++++ INPUT DATA ++++

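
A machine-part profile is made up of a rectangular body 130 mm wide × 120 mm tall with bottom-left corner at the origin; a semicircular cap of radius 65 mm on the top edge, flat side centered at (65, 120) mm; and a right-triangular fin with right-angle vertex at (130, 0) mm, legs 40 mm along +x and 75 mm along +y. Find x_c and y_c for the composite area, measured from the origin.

Part | A | x̄ᵢ | ȳᵢ | A·x̄ᵢ | A·ȳᵢ
rectangular body | 15600.00 | 65.00 | 60.00 | 1014000.00 | 936000.00
semicircular top | 6636.61 | 65.00 | 147.59 | 431379.94 | 979477.07
triangular fin | 1500.00 | 143.33 | 25.00 | 215000.00 | 37500.00
Σ | 23736.61 |  |  | 1660379.94 | 1952977.07
x_c = 1660379.94 / 23736.61 = 69.95 mm
y_c = 1952977.07 / 23736.61 = 82.28 mm

x_c = 69.95 mm, y_c = 82.28 mm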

++++

WHAT YOU HAVE TO DO: All of the material above should be reproduced exactly.

WRITTEN SOLUTION:
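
A machine-part profile is made up of a rectangular body 130 mm wide × 120 mm tall with bottom-left corner at the origin; a semicircular cap of radius 65 mm on the top edge, flat side centered at (65, 120) mm; and a right-triangular fin with right-angle vertex at (130, 0) mm, legs 40 mm along +x and 75 mm along +y. Find x_c and y_c for the composite area, measured from the origin.

Part | A | x̄ᵢ | ȳᵢ | A·x̄ᵢ | A·ȳᵢ
rectangular body | 15600.00 | 65.00 | 60.00 | 1014000.00 | 936000.00
semicircular top | 6636.61 | 65.00 | 147.59 | 431379.94 | 979477.07
triangular fin | 1500.00 | 143.33 | 25.00 | 215000.00 | 37500.00
Σ | 23736.61 |  |  | 1660379.94 | 1952977.07
x_c = 1660379.94 / 23736.61 = 69.95 mm
y_c = 1952977.07 / 23736.61 = 82.28 mm

x_c = 69.95 mm, y_c = 82.28 mm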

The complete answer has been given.